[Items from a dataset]
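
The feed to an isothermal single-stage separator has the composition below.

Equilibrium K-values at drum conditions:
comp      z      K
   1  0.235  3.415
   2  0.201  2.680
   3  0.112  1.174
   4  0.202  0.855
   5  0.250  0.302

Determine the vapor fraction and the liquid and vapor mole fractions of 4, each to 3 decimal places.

Let ψ = V/F and solve Σ zᵢ(Kᵢ−1)/(1+ψ(Kᵢ−1)) = 0.
Check two-phase: ΣzᵢKᵢ = 1.721 > 1 and Σzᵢ/Kᵢ = 1.303 > 1, so g(0) = 0.721 > 0 and g(1) = -0.303 < 0.
Iterate (Newton) starting at ψ = 0.5:
  ψ = 0.500: g = 0.1589, g' = -0.744 → ψ = 0.714
  ψ = 0.714: g = -0.0010, g' = -0.794 → ψ = 0.712
Converged at ψ = 0.712.
Compositions from xᵢ = zᵢ/(1+ψ(Kᵢ−1)), yᵢ = Kᵢxᵢ:
  1: x = 0.086, y = 0.295
  2: x = 0.092, y = 0.245
  3: x = 0.100, y = 0.117
  4: x = 0.225, y = 0.193
  5: x = 0.497, y = 0.150

ψ = 0.712, x_4 = 0.225, y_4 = 0.193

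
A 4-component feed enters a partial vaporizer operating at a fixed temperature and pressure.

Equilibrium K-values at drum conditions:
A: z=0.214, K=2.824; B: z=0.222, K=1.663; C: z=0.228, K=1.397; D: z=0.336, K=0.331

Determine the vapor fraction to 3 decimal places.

ψ = 0.583

Material balance + equilibrium reduce to Σ zᵢ(Kᵢ−1)/(1+ψ(Kᵢ−1)) = 0.
Check two-phase: ΣzᵢKᵢ = 1.403 > 1 and Σzᵢ/Kᵢ = 1.388 > 1, so g(0) = 0.403 > 0 and g(1) = -0.388 < 0.
Newton iteration, ψ⁰ = 0.5:
  ψ = 0.500: g = 0.0524, g' = -0.614 → ψ = 0.585
  ψ = 0.585: g = -0.0012, g' = -0.647 → ψ = 0.583
Converged at ψ = 0.583.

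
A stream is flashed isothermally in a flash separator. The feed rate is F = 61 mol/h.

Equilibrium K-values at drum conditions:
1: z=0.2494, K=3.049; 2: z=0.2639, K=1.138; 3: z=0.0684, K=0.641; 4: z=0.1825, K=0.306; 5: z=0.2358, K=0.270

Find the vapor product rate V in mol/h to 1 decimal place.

Rachford–Rice: g(β) = Σ zᵢ(Kᵢ−1)/(1+β(Kᵢ−1)) = 0.
Feasibility: ΣzᵢKᵢ = 1.2241, Σzᵢ/Kᵢ = 1.8901 — both > 1, two phases present.
Newton iteration, β⁰ = 0.5:
  β = 0.5000: g = -0.20848, g' = -0.7907 → β = 0.2363
  β = 0.2363: g = -0.00681, g' = -0.7998 → β = 0.2278
  β = 0.2278: g = 0.00003, g' = -0.8066 → β = 0.2279
Converged at β = 0.2279.
Then V = β·F = 0.2279·61 = 13.9 mol/h and L = F − V = 47.1 mol/h.

V = 13.9 mol/h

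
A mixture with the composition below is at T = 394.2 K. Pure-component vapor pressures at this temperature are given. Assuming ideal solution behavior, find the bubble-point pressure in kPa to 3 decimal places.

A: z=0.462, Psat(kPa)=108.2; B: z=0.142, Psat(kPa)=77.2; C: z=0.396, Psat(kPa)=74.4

At the bubble point ψ → 0, so ΣzᵢKᵢ = 1 with Kᵢ = Pᵢˢᵃᵗ/P ⇒ P = ΣzᵢPᵢˢᵃᵗ.
P = 0.462·108.2 + 0.142·77.2 + 0.396·74.4 = 90.413 kPa

Pbub = 90.413 kPa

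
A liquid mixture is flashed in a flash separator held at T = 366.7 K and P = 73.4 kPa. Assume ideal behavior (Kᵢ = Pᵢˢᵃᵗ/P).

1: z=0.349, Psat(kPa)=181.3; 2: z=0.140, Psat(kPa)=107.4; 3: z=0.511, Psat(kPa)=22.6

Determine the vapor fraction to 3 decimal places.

Raoult's law: Kᵢ = Pᵢˢᵃᵗ/P = Pᵢˢᵃᵗ/73.4.
  K_1 = 181.3/73.4 = 2.47003, K_2 = 107.4/73.4 = 1.46322, K_3 = 22.6/73.4 = 0.30790
Let ψ = V/F and solve Σ zᵢ(Kᵢ−1)/(1+ψ(Kᵢ−1)) = 0.
g(0) = ΣzᵢKᵢ − 1 = 0.224 and g(1) = 1 − Σzᵢ/Kᵢ = -0.897, so a root lies in (0, 1).
Newton iteration, ψ⁰ = 0.5:
  ψ = 0.500: g = -0.1925, g' = -0.843 → ψ = 0.272
  ψ = 0.272: g = -0.0113, g' = -0.780 → ψ = 0.257
Converged at ψ = 0.257.

ψ = 0.257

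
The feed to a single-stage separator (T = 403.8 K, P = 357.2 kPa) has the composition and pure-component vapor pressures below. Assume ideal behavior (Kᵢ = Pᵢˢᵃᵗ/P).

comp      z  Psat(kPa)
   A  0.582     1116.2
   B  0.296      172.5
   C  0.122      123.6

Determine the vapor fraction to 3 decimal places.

Raoult's law: Kᵢ = Pᵢˢᵃᵗ/P = Pᵢˢᵃᵗ/357.2.
  K_A = 1116.2/357.2 = 3.12486, K_B = 172.5/357.2 = 0.48292, K_C = 123.6/357.2 = 0.34602
Rachford–Rice: g(ψ) = Σ zᵢ(Kᵢ−1)/(1+ψ(Kᵢ−1)) = 0.
Check two-phase: ΣzᵢKᵢ = 2.004 > 1 and Σzᵢ/Kᵢ = 1.152 > 1, so g(0) = 1.004 > 0 and g(1) = -0.152 < 0.
Iterate (Newton) starting at ψ = 0.5:
  ψ = 0.500: g = 0.2746, g' = -0.877 → ψ = 0.813
  ψ = 0.813: g = 0.0188, g' = -0.827 → ψ = 0.836
Converged at ψ = 0.836.

ψ = 0.836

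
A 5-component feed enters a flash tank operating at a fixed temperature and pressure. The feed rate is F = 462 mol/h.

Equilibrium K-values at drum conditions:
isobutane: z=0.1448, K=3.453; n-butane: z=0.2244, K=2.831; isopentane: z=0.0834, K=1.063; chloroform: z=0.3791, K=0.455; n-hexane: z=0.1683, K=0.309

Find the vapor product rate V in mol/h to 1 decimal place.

V = 182.9 mol/h

Iterate (Newton) starting at V/F = 0.5:
  V/F = 0.5000: g = -0.08256, g' = -0.7815 → V/F = 0.3944
  V/F = 0.3944: g = 0.00124, g' = -0.8136 → V/F = 0.3959
Converged at V/F = 0.3959.
Then V = V/F·F = 0.3959·462 = 182.9 mol/h and L = F − V = 279.1 mol/h.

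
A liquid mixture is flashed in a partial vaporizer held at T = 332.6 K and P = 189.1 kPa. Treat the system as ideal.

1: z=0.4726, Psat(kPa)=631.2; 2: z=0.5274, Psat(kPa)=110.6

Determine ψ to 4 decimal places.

Raoult's law: Kᵢ = Pᵢˢᵃᵗ/P = Pᵢˢᵃᵗ/189.1.
  K_1 = 631.2/189.1 = 3.337916, K_2 = 110.6/189.1 = 0.584876
Material balance + equilibrium reduce to Σ zᵢ(Kᵢ−1)/(1+ψ(Kᵢ−1)) = 0.
Feasibility: ΣzᵢKᵢ = 1.8860, Σzᵢ/Kᵢ = 1.0433 — both > 1, two phases present.
Newton iteration, ψ⁰ = 0.5:
  ψ = 0.5000: g = 0.23313, g' = -0.6938 → ψ = 0.8360
  ψ = 0.8360: g = 0.03867, g' = -0.5091 → ψ = 0.9120
  ψ = 0.9120: g = 0.00045, g' = -0.4987 → ψ = 0.9129
Converged at ψ = 0.9129.

ψ = 0.9129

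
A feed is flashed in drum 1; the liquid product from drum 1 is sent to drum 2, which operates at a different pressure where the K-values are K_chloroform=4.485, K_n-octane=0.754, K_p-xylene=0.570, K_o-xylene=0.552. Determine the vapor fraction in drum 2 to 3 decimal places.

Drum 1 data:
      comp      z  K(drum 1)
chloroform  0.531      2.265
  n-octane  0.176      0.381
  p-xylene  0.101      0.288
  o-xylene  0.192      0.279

V/F (drum 2) = 0.737

Drum 1:
Newton iteration, ψ₁⁰ = 0.5:
  ψ₁ = 0.500: g = -0.0744, g' = -0.828 → ψ₁ = 0.410
  ψ₁ = 0.410: g = -0.0018, g' = -0.793 → ψ₁ = 0.408
Converged at ψ₁ = 0.408.
Drum-1 compositions:
  chloroform: x = 0.350, y = 0.793
  n-octane: x = 0.235, y = 0.090
  p-xylene: x = 0.142, y = 0.041
  o-xylene: x = 0.272, y = 0.076
Drum-2 feed = drum-1 liquid: z₂ = (0.3503, 0.2354, 0.1423, 0.2720).
Drum 2:
Iterate (Newton) starting at ψ₂ = 0.56:
  ψ₂ = 0.560: g = 0.1032, g' = -0.650 → ψ₂ = 0.719
  ψ₂ = 0.719: g = 0.0097, g' = -0.541 → ψ₂ = 0.737
Converged at ψ₂ = 0.737.
  chloroform: x = 0.098, y = 0.440
  n-octane: x = 0.288, y = 0.217
  p-xylene: x = 0.208, y = 0.119
  o-xylene: x = 0.406, y = 0.224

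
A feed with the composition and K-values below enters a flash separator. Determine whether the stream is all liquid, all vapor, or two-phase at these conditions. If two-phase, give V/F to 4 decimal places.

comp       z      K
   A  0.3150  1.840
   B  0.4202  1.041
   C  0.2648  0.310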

- _Task_: Copy out the data above word for word, starting at its first line and ending with the line that contains "A: z=0.214, K=2.824;".

- _Written response_:
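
The feed to an isothermal single-stage separator has the composition below.

Equilibrium K-values at drum conditions:
comp      z      K
   1  0.235  3.415
   2  0.201  2.680
   3  0.112  1.174
   4  0.202  0.855
   5  0.250  0.302

Determine the vapor fraction and the liquid and vapor mole fractions of 4, each to 3 decimal places.

Let ψ = V/F and solve Σ zᵢ(Kᵢ−1)/(1+ψ(Kᵢ−1)) = 0.
Check two-phase: ΣzᵢKᵢ = 1.721 > 1 and Σzᵢ/Kᵢ = 1.303 > 1, so g(0) = 0.721 > 0 and g(1) = -0.303 < 0.
Iterate (Newton) starting at ψ = 0.5:
  ψ = 0.500: g = 0.1589, g' = -0.744 → ψ = 0.714
  ψ = 0.714: g = -0.0010, g' = -0.794 → ψ = 0.712
Converged at ψ = 0.712.
Compositions from xᵢ = zᵢ/(1+ψ(Kᵢ−1)), yᵢ = Kᵢxᵢ:
  1: x = 0.086, y = 0.295
  2: x = 0.092, y = 0.245
  3: x = 0.100, y = 0.117
  4: x = 0.225, y = 0.193
  5: x = 0.497, y = 0.150

ψ = 0.712, x_4 = 0.225, y_4 = 0.193

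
A 4-component feed enters a partial vaporizer operating at a fixed temperature and pressure.

Equilibrium K-values at drum conditions:
A: z=0.214, K=2.824; B: z=0.222, K=1.663; C: z=0.228, K=1.397; D: z=0.336, K=0.331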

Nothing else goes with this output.